> Work required
Write the listing out again, exactly as it appears.

> Data
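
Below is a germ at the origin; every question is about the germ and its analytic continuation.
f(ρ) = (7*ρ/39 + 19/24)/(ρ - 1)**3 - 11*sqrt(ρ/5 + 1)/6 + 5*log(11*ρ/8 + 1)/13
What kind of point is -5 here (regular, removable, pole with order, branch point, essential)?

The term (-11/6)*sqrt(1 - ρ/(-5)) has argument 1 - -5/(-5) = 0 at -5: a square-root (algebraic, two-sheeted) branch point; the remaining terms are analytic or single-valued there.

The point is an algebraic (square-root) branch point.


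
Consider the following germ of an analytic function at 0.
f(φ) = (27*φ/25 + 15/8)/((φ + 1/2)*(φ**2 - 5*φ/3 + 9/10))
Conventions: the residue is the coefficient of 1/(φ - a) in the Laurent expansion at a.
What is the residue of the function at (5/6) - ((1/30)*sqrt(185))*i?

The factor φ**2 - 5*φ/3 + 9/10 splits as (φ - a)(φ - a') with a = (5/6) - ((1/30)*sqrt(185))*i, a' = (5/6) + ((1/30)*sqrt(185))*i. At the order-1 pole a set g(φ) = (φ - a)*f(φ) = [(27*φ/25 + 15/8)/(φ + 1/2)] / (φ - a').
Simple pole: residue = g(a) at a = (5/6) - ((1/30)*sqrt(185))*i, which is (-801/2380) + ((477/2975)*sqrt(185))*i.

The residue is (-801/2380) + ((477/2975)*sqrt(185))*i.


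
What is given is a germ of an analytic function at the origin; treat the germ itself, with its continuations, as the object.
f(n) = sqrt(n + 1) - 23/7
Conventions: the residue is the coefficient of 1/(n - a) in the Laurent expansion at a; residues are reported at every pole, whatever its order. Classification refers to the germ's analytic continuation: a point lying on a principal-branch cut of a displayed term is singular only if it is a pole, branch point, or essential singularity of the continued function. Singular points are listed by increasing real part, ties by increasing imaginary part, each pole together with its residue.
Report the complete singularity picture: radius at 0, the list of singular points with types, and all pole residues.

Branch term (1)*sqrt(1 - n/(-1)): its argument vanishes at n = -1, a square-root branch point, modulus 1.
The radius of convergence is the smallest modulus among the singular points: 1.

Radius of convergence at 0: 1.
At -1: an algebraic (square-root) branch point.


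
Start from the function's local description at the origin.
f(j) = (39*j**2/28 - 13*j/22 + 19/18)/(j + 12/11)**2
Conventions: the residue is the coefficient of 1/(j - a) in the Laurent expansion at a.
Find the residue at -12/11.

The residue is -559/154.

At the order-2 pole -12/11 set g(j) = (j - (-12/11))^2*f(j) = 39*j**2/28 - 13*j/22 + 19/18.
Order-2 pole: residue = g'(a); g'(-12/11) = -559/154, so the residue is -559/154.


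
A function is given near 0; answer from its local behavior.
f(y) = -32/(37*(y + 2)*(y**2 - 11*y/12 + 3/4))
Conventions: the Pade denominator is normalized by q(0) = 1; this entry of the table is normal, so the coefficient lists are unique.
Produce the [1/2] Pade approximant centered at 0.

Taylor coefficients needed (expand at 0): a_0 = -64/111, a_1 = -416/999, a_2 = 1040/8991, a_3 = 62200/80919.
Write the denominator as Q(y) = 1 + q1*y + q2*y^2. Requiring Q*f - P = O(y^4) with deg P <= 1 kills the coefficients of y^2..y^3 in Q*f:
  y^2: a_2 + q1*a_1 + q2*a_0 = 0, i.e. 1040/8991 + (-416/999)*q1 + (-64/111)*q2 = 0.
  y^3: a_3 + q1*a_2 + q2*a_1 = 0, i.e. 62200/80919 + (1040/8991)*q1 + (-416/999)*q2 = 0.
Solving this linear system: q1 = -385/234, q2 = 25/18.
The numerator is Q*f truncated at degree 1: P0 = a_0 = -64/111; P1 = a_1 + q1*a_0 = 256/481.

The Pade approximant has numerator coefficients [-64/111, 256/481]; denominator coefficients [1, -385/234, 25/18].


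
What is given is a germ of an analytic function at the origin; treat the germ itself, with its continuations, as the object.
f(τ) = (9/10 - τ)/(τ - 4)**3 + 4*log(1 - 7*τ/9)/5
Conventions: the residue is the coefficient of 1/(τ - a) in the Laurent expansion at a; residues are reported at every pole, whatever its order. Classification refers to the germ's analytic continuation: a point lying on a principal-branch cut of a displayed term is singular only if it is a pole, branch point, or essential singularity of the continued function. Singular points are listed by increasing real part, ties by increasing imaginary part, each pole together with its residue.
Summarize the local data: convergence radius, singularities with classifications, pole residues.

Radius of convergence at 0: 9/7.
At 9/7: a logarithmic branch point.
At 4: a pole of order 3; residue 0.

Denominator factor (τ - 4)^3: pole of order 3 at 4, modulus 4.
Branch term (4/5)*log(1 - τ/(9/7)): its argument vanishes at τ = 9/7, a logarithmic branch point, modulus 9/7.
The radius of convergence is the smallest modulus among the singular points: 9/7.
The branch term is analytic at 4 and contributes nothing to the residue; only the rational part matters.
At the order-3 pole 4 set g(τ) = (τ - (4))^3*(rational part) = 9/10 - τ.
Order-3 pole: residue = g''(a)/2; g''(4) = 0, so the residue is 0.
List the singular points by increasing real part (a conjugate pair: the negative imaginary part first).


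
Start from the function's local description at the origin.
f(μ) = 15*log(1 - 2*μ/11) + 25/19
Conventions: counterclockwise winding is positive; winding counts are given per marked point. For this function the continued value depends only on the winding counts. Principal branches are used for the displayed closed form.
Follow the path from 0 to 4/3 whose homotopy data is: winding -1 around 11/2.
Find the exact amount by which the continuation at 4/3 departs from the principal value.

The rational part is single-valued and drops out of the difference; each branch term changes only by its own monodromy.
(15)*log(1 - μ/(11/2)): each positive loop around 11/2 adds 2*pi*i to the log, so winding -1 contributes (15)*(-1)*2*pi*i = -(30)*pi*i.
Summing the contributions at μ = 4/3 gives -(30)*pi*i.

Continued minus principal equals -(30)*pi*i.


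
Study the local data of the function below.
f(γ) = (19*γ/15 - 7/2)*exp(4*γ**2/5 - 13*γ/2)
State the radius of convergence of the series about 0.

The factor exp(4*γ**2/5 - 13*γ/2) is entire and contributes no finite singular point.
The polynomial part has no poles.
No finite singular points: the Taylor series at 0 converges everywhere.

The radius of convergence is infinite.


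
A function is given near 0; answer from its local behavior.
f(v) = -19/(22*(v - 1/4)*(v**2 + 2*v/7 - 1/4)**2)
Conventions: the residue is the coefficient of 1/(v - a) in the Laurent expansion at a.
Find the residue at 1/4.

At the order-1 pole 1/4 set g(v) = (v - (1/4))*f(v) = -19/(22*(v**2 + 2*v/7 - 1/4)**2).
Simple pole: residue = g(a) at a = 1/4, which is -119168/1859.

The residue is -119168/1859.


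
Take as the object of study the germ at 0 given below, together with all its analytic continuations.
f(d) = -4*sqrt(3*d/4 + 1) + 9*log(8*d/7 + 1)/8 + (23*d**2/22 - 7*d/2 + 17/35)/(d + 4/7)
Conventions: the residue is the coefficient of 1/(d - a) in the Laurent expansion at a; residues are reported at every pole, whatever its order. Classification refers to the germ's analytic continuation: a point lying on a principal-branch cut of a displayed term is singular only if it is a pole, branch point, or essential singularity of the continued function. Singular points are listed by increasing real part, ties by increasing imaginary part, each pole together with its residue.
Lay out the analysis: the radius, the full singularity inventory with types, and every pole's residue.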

> Response below
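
Below is a germ at the origin; every question is about the germ and its analytic continuation.
f(ρ) = (7*ρ/39 + 19/24)/(ρ - 1)**3 - 11*sqrt(ρ/5 + 1)/6 + 5*log(11*ρ/8 + 1)/13
What kind of point is -5 here (regular, removable, pole with order, branch point, essential)?

The term (-11/6)*sqrt(1 - ρ/(-5)) has argument 1 - -5/(-5) = 0 at -5: a square-root (algebraic, two-sheeted) branch point; the remaining terms are analytic or single-valued there.

The point is an algebraic (square-root) branch point.


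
Consider the following germ of an analytic function at 0.
f(φ) = (27*φ/25 + 15/8)/((φ + 1/2)*(φ**2 - 5*φ/3 + 9/10))
Conventions: the residue is the coefficient of 1/(φ - a) in the Laurent expansion at a.
What is the residue of the function at (5/6) - ((1/30)*sqrt(185))*i?

The factor φ**2 - 5*φ/3 + 9/10 splits as (φ - a)(φ - a') with a = (5/6) - ((1/30)*sqrt(185))*i, a' = (5/6) + ((1/30)*sqrt(185))*i. At the order-1 pole a set g(φ) = (φ - a)*f(φ) = [(27*φ/25 + 15/8)/(φ + 1/2)] / (φ - a').
Simple pole: residue = g(a) at a = (5/6) - ((1/30)*sqrt(185))*i, which is (-801/2380) + ((477/2975)*sqrt(185))*i.

The residue is (-801/2380) + ((477/2975)*sqrt(185))*i.


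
What is given is a germ of an analytic function at the origin; treat the germ itself, with its continuations, as the object.
f(n) = sqrt(n + 1) - 23/7
Conventions: the residue is the coefficient of 1/(n - a) in the Laurent expansion at a; residues are reported at every pole, whatever its order. Classification refers to the germ's analytic continuation: a point lying on a principal-branch cut of a displayed term is singular only if it is a pole, branch point, or essential singularity of the continued function. Singular points are listed by increasing real part, ties by increasing imaginary part, each pole together with its residue.
Report the complete singularity picture: radius at 0, the list of singular points with types, and all pole residues.

Branch term (1)*sqrt(1 - n/(-1)): its argument vanishes at n = -1, a square-root branch point, modulus 1.
The radius of convergence is the smallest modulus among the singular points: 1.

Radius of convergence at 0: 1.
At -1: an algebraic (square-root) branch point.


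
Start from the function's local description at the origin.
f(j) = (39*j**2/28 - 13*j/22 + 19/18)/(j + 12/11)**2
Conventions: the residue is the coefficient of 1/(j - a) in the Laurent expansion at a.
Find the residue at -12/11.

The residue is -559/154.

At the order-2 pole -12/11 set g(j) = (j - (-12/11))^2*f(j) = 39*j**2/28 - 13*j/22 + 19/18.
Order-2 pole: residue = g'(a); g'(-12/11) = -559/154, so the residue is -559/154.


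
A function is given near 0; answer from its local behavior.
f(y) = -32/(37*(y + 2)*(y**2 - 11*y/12 + 3/4))
Conventions: the Pade denominator is normalized by q(0) = 1; this entry of the table is normal, so the coefficient lists are unique.
Produce the [1/2] Pade approximant centered at 0.

Taylor coefficients needed (expand at 0): a_0 = -64/111, a_1 = -416/999, a_2 = 1040/8991, a_3 = 62200/80919.
Write the denominator as Q(y) = 1 + q1*y + q2*y^2. Requiring Q*f - P = O(y^4) with deg P <= 1 kills the coefficients of y^2..y^3 in Q*f:
  y^2: a_2 + q1*a_1 + q2*a_0 = 0, i.e. 1040/8991 + (-416/999)*q1 + (-64/111)*q2 = 0.
  y^3: a_3 + q1*a_2 + q2*a_1 = 0, i.e. 62200/80919 + (1040/8991)*q1 + (-416/999)*q2 = 0.
Solving this linear system: q1 = -385/234, q2 = 25/18.
The numerator is Q*f truncated at degree 1: P0 = a_0 = -64/111; P1 = a_1 + q1*a_0 = 256/481.

The Pade approximant has numerator coefficients [-64/111, 256/481]; denominator coefficients [1, -385/234, 25/18].


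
What is given is a germ of an analytic function at the origin; treat the germ itself, with its continuations, as the object.
f(τ) = (9/10 - τ)/(τ - 4)**3 + 4*log(1 - 7*τ/9)/5
Conventions: the residue is the coefficient of 1/(τ - a) in the Laurent expansion at a; residues are reported at every pole, whatever its order. Classification refers to the germ's analytic continuation: a point lying on a principal-branch cut of a displayed term is singular only if it is a pole, branch point, or essential singularity of the continued function. Singular points are listed by increasing real part, ties by increasing imaginary part, each pole together with its residue.
Summarize the local data: convergence radius, singularities with classifications, pole residues.

Radius of convergence at 0: 9/7.
At 9/7: a logarithmic branch point.
At 4: a pole of order 3; residue 0.

Denominator factor (τ - 4)^3: pole of order 3 at 4, modulus 4.
Branch term (4/5)*log(1 - τ/(9/7)): its argument vanishes at τ = 9/7, a logarithmic branch point, modulus 9/7.
The radius of convergence is the smallest modulus among the singular points: 9/7.
The branch term is analytic at 4 and contributes nothing to the residue; only the rational part matters.
At the order-3 pole 4 set g(τ) = (τ - (4))^3*(rational part) = 9/10 - τ.
Order-3 pole: residue = g''(a)/2; g''(4) = 0, so the residue is 0.
List the singular points by increasing real part (a conjugate pair: the negative imaginary part first).


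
Start from the function's local description at the origin.
f(μ) = 15*log(1 - 2*μ/11) + 25/19
Conventions: counterclockwise winding is positive; winding counts are given per marked point. For this function the continued value depends only on the winding counts. Principal branches are used for the displayed closed form.
Follow the path from 0 to 4/3 whose homotopy data is: winding -1 around 11/2.
Find the exact amount by which the continuation at 4/3 departs from the principal value.

The rational part is single-valued and drops out of the difference; each branch term changes only by its own monodromy.
(15)*log(1 - μ/(11/2)): each positive loop around 11/2 adds 2*pi*i to the log, so winding -1 contributes (15)*(-1)*2*pi*i = -(30)*pi*i.
Summing the contributions at μ = 4/3 gives -(30)*pi*i.

Continued minus principal equals -(30)*pi*i.


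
Study the local data of the function below.
f(γ) = (19*γ/15 - 7/2)*exp(4*γ**2/5 - 13*γ/2)
State the radius of convergence of the series about 0.

The factor exp(4*γ**2/5 - 13*γ/2) is entire and contributes no finite singular point.
The polynomial part has no poles.
No finite singular points: the Taylor series at 0 converges everywhere.

The radius of convergence is infinite.


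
A function is given near 0; answer from its local behavior.
f(v) = -19/(22*(v - 1/4)*(v**2 + 2*v/7 - 1/4)**2)
Conventions: the residue is the coefficient of 1/(v - a) in the Laurent expansion at a.
Find the residue at 1/4.

At the order-1 pole 1/4 set g(v) = (v - (1/4))*f(v) = -19/(22*(v**2 + 2*v/7 - 1/4)**2).
Simple pole: residue = g(a) at a = 1/4, which is -119168/1859.

The residue is -119168/1859.


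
Take as the object of study the germ at 0 given below, together with all its analytic continuations.
f(d) = -4*sqrt(3*d/4 + 1) + 9*log(8*d/7 + 1)/8 + (23*d**2/22 - 7*d/2 + 17/35)/(d + 4/7)
Conventions: the residue is the coefficient of 1/(d - a) in the Laurent expansion at a; residues are reported at every pole, whatever its order. Classification refers to the germ's analytic continuation: a point lying on a principal-branch cut of a displayed term is singular only if it is a pole, branch point, or essential singularity of the continued function. Singular points are listed by increasing real part, ties by increasing imaginary part, each pole together with its residue.
Lay out the analysis: the radius, the full singularity inventory with types, and every pole's residue.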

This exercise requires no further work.